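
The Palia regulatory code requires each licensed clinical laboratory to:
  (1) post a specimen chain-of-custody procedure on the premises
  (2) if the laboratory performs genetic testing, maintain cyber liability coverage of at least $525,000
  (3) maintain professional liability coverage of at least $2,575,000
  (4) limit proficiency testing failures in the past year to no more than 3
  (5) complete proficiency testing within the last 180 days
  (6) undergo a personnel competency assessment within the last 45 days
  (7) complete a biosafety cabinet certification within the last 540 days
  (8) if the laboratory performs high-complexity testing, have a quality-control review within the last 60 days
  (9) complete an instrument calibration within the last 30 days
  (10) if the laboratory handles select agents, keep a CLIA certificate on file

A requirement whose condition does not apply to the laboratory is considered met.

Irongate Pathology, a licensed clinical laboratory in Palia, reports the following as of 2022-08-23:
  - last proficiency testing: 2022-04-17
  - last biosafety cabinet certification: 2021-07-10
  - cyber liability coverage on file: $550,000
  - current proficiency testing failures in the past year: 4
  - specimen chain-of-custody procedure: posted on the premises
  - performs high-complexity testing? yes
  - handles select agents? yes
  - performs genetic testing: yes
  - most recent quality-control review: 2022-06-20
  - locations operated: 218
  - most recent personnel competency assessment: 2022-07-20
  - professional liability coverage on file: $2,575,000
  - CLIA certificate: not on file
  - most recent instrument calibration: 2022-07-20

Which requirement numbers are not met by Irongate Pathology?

1. specimen chain-of-custody procedure present → met
2. condition 'performs genetic testing' holds; cyber liability coverage $550,000 ≥ $525,000 → met
3. professional liability coverage $2,575,000 ≥ $2,575,000 → met
4. proficiency testing failures in the past year 4 > 3 → not met
5. proficiency testing 128 days ago vs limit 180 → met
6. personnel competency assessment 34 days ago vs limit 45 → met
7. biosafety cabinet certification 409 days ago vs limit 540 → met
8. condition 'performs high-complexity testing' holds; quality-control review 64 days ago vs limit 60 → not met
9. instrument calibration 34 days ago vs limit 30 → not met
10. condition 'handles select agents' holds; CLIA certificate absent → not met
Not met: 4, 8, 9, 10

4, 8, 9, 10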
────
→ Work to be completed:
The reply should hold only the lines of the listing above starting at the line containing "- locations operated: 218" and ending at the line containing "- most recent instrument", exactly as written.

→ Reply:
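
  - locations operated: 218
  - most recent personnel competency assessment: 2022-07-20
  - professional liability coverage on file: $2,575,000
  - CLIA certificate: not on file
  - most recent instrument calibration: 2022-07-20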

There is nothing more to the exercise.